Saved data entries
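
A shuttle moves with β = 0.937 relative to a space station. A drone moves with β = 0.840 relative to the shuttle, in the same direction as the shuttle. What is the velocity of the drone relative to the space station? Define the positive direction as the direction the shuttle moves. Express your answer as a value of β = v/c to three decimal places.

With v = 0.937 and u' = 0.840 (in units of c),
u = (u' + v)/(1 + u'v/c²):
u = (0.840 + 0.937) / (1 + 0.840·0.937) = 1.7770/1.7871 = 0.9944

β = 0.994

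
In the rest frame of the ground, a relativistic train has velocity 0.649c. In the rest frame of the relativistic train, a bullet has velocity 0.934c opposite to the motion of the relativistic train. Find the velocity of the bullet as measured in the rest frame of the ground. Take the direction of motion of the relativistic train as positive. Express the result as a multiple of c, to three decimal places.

With v = 0.649 and u' = -0.934 (in units of c),
u = (u' + v)/(1 + u'v/c²):
u = (-0.934 + 0.649) / (1 + (-0.934)·0.649) = -0.2850/0.3938 = -0.7237
(Galilean addition would give -0.285c.)

-0.724c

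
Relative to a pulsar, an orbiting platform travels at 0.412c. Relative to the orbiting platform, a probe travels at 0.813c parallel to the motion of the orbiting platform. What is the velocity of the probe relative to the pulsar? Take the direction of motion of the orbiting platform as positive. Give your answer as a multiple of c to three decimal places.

0.918c

With v = 0.412 and u' = 0.813 (in units of c),
u = (u' + v)/(1 + u'v/c²):
u = (0.813 + 0.412) / (1 + 0.813·0.412) = 1.2250/1.3350 = 0.9176
(Galilean addition would give +1.225c, exceeding c.)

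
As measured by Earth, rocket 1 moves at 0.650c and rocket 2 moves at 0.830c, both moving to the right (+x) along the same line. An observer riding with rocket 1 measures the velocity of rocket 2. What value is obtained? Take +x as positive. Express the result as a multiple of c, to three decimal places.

+0.391c

β_A = 0.650, β_B = 0.830.
Transform to A's frame with the inverse velocity-addition law: u' = (u − v)/(1 − uv/c²), taking u = β_B and v = β_A.
u' = (0.830 − 0.650) / (1 − (0.650)(0.830)) = 0.1800/0.4605 = 0.3909.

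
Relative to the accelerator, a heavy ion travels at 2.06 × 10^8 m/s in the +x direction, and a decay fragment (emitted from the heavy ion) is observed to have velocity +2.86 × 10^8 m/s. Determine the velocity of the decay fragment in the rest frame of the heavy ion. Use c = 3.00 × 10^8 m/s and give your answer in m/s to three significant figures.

v = 0.687c, u = 0.953c.
Invert the composition law: u' = (u − v)/(1 − uv/c²).
u' = (0.953 − 0.687) / (1 − (0.953)(0.687)) = 0.2667/0.3454 = 0.7721.
u' = 0.7721 × 3.00 × 10^8 m/s.

+2.32 × 10^8 m/s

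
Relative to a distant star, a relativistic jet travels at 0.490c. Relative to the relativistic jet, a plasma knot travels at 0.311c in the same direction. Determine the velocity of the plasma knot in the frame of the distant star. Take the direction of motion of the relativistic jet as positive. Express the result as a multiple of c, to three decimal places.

0.695c

With v = 0.490 and u' = 0.311 (in units of c),
u = (u' + v)/(1 + u'v/c²):
u = (0.311 + 0.490) / (1 + 0.311·0.490) = 0.8010/1.1524 = 0.6951
(Galilean addition would give +0.801c.)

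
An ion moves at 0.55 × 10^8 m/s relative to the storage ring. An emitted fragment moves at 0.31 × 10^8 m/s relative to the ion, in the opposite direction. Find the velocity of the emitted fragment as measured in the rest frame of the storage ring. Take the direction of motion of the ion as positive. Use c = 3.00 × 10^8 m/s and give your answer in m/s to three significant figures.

+2.45 × 10^7 m/s

In units of c (dividing by 3.00 × 10^8 m/s): v = 0.183, u' = -0.103.
u = (u' + v)/(1 + u'v/c²):
u = (-0.103 + 0.183) / (1 + (-0.103)·0.183) = 0.0800/0.9811 = 0.0815
(Galilean addition would give +0.080c.)
Converting back: u = 0.0815 × 3.00 × 10^8 m/s.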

Exercise description — Repeat each line of the data exactly as it appears above.

Response to this task —
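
A shuttle moves with β = 0.937 relative to a space station. A drone moves with β = 0.840 relative to the shuttle, in the same direction as the shuttle. What is the velocity of the drone relative to the space station? Define the positive direction as the direction the shuttle moves. Express your answer as a value of β = v/c to three decimal places.

With v = 0.937 and u' = 0.840 (in units of c),
u = (u' + v)/(1 + u'v/c²):
u = (0.840 + 0.937) / (1 + 0.840·0.937) = 1.7770/1.7871 = 0.9944

β = 0.994

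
In the rest frame of the ground, a relativistic train has velocity 0.649c. In the rest frame of the relativistic train, a bullet has velocity 0.934c opposite to the motion of the relativistic train. Find the velocity of the bullet as measured in the rest frame of the ground. Take the direction of motion of the relativistic train as positive. Express the result as a multiple of c, to three decimal places.

With v = 0.649 and u' = -0.934 (in units of c),
u = (u' + v)/(1 + u'v/c²):
u = (-0.934 + 0.649) / (1 + (-0.934)·0.649) = -0.2850/0.3938 = -0.7237
(Galilean addition would give -0.285c.)

-0.724c

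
Relative to a pulsar, an orbiting platform travels at 0.412c. Relative to the orbiting platform, a probe travels at 0.813c parallel to the motion of the orbiting platform. What is the velocity of the probe relative to the pulsar? Take the direction of motion of the orbiting platform as positive. Give your answer as a multiple of c to three decimal places.

0.918c

With v = 0.412 and u' = 0.813 (in units of c),
u = (u' + v)/(1 + u'v/c²):
u = (0.813 + 0.412) / (1 + 0.813·0.412) = 1.2250/1.3350 = 0.9176
(Galilean addition would give +1.225c, exceeding c.)

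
As measured by Earth, rocket 1 moves at 0.650c and rocket 2 moves at 0.830c, both moving to the right (+x) along the same line. An observer riding with rocket 1 measures the velocity of rocket 2. What value is obtained? Take +x as positive. Express the result as a multiple of c, to three decimal places.

+0.391c

β_A = 0.650, β_B = 0.830.
Transform to A's frame with the inverse velocity-addition law: u' = (u − v)/(1 − uv/c²), taking u = β_B and v = β_A.
u' = (0.830 − 0.650) / (1 − (0.650)(0.830)) = 0.1800/0.4605 = 0.3909.

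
Relative to the accelerator, a heavy ion travels at 2.06 × 10^8 m/s in the +x direction, and a decay fragment (emitted from the heavy ion) is observed to have velocity +2.86 × 10^8 m/s. Determine the velocity of the decay fragment in the rest frame of the heavy ion. Use c = 3.00 × 10^8 m/s and give your answer in m/s to three significant figures.

v = 0.687c, u = 0.953c.
Invert the composition law: u' = (u − v)/(1 − uv/c²).
u' = (0.953 − 0.687) / (1 − (0.953)(0.687)) = 0.2667/0.3454 = 0.7721.
u' = 0.7721 × 3.00 × 10^8 m/s.

+2.32 × 10^8 m/s

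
Relative to a distant star, a relativistic jet travels at 0.490c. Relative to the relativistic jet, a plasma knot travels at 0.311c in the same direction. Determine the velocity of the plasma knot in the frame of the distant star. Take the direction of motion of the relativistic jet as positive. Express the result as a multiple of c, to three decimal places.

0.695c

With v = 0.490 and u' = 0.311 (in units of c),
u = (u' + v)/(1 + u'v/c²):
u = (0.311 + 0.490) / (1 + 0.311·0.490) = 0.8010/1.1524 = 0.6951
(Galilean addition would give +0.801c.)

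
An ion moves at 0.55 × 10^8 m/s relative to the storage ring. An emitted fragment moves at 0.31 × 10^8 m/s relative to the ion, in the opposite direction. Find the velocity of the emitted fragment as measured in the rest frame of the storage ring. Take the direction of motion of the ion as positive. Use c = 3.00 × 10^8 m/s and give your answer in m/s to three significant figures.

+2.45 × 10^7 m/s

In units of c (dividing by 3.00 × 10^8 m/s): v = 0.183, u' = -0.103.
u = (u' + v)/(1 + u'v/c²):
u = (-0.103 + 0.183) / (1 + (-0.103)·0.183) = 0.0800/0.9811 = 0.0815
(Galilean addition would give +0.080c.)
Converting back: u = 0.0815 × 3.00 × 10^8 m/s.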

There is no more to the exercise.